WORK ITEM: Among the entries below, find each line holding "context" and return it.

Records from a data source
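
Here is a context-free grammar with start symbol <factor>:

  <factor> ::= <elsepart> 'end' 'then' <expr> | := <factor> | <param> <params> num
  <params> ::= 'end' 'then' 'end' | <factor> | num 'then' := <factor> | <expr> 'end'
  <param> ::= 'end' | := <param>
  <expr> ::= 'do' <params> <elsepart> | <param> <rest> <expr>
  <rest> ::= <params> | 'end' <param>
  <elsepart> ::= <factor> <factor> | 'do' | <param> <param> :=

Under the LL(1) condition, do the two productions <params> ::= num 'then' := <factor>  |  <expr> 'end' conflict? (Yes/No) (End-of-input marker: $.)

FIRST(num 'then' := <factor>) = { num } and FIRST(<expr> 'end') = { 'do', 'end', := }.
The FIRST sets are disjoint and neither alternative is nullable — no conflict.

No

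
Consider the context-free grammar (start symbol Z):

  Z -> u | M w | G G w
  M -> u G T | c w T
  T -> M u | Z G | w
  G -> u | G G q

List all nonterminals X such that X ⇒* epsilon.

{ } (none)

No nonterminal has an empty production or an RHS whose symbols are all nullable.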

--

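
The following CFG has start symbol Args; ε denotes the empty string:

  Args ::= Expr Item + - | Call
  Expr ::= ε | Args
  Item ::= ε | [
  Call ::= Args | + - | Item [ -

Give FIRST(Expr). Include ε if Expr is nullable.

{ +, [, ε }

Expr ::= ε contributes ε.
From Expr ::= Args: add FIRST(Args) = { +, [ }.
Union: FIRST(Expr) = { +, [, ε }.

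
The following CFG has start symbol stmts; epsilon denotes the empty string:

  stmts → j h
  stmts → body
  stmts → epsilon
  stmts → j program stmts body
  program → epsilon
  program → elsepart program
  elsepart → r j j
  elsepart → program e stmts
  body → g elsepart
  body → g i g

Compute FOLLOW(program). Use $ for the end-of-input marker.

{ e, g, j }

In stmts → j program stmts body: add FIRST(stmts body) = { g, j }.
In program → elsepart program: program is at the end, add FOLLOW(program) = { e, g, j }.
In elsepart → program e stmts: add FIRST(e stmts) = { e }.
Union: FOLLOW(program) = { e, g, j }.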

EXERCISE RESPONSE:
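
Here is a context-free grammar with start symbol <factor>:
Consider the context-free grammar (start symbol Z):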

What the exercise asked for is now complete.